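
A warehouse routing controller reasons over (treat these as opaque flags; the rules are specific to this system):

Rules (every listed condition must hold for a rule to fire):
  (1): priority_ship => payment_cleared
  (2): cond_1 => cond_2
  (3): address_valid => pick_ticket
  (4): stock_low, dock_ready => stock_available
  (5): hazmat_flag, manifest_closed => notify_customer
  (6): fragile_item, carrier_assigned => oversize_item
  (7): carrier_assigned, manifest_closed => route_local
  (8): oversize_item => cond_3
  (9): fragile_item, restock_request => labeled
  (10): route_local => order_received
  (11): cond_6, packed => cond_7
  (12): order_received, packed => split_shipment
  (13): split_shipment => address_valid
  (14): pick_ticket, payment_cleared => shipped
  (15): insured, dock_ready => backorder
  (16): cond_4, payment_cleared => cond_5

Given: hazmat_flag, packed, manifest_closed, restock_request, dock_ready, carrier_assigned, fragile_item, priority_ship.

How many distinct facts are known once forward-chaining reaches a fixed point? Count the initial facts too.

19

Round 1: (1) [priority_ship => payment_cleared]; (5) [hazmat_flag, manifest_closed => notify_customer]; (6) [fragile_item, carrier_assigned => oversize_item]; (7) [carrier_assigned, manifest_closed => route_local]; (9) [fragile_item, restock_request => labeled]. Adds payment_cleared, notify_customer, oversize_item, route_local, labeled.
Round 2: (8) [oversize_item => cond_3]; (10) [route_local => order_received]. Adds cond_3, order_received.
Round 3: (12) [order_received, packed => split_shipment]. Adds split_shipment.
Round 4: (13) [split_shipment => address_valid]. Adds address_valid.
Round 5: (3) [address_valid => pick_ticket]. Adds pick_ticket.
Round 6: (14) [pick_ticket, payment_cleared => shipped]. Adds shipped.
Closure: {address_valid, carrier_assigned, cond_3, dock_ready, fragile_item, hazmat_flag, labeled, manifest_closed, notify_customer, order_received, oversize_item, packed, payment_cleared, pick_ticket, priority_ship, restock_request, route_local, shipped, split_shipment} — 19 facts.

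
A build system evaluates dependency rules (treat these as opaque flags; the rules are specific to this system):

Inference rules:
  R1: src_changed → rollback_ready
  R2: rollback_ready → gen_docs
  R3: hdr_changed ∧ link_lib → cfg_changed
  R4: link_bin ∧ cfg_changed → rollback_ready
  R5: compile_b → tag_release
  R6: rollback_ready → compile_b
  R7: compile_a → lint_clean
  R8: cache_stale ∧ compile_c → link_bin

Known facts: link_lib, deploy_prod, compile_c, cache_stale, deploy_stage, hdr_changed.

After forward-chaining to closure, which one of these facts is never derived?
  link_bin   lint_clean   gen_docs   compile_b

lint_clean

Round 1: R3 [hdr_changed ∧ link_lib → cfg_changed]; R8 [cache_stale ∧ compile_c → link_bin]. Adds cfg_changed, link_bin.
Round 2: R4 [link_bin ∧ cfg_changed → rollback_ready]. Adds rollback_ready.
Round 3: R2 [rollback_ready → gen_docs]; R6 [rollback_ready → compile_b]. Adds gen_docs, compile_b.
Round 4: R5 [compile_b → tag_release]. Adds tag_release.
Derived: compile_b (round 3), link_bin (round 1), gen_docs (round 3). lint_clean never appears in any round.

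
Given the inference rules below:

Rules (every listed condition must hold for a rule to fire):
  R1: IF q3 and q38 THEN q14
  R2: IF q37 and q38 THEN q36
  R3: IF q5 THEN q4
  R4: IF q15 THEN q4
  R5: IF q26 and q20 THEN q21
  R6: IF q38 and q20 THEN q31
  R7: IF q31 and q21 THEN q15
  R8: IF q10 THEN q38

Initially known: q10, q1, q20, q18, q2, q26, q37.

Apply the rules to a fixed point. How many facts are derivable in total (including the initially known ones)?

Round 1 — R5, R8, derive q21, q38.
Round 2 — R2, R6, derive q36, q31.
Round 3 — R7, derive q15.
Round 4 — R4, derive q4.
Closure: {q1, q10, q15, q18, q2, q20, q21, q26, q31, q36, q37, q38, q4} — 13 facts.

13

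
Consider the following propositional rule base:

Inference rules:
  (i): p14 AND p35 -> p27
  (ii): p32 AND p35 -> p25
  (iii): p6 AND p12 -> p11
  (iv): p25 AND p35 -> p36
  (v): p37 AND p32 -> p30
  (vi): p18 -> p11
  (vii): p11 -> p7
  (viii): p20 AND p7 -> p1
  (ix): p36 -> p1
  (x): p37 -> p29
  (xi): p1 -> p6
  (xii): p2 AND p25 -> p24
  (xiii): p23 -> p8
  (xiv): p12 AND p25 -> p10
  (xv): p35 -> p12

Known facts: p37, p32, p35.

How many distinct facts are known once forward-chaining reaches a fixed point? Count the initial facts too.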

--*--

[WHAT YOU NEED TO DO]: Only the lines above, from the first through the one holding "carrier_assigned, fragile_item, priority_ship.", are to be output, and they must be copied exactly.

[EXERCISE SOLUTION]:
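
A warehouse routing controller reasons over (treat these as opaque flags; the rules are specific to this system):

Rules (every listed condition must hold for a rule to fire):
  (1): priority_ship => payment_cleared
  (2): cond_1 => cond_2
  (3): address_valid => pick_ticket
  (4): stock_low, dock_ready => stock_available
  (5): hazmat_flag, manifest_closed => notify_customer
  (6): fragile_item, carrier_assigned => oversize_item
  (7): carrier_assigned, manifest_closed => route_local
  (8): oversize_item => cond_3
  (9): fragile_item, restock_request => labeled
  (10): route_local => order_received
  (11): cond_6, packed => cond_7
  (12): order_received, packed => split_shipment
  (13): split_shipment => address_valid
  (14): pick_ticket, payment_cleared => shipped
  (15): insured, dock_ready => backorder
  (16): cond_4, payment_cleared => cond_5

Given: hazmat_flag, packed, manifest_closed, restock_request, dock_ready, carrier_assigned, fragile_item, priority_ship.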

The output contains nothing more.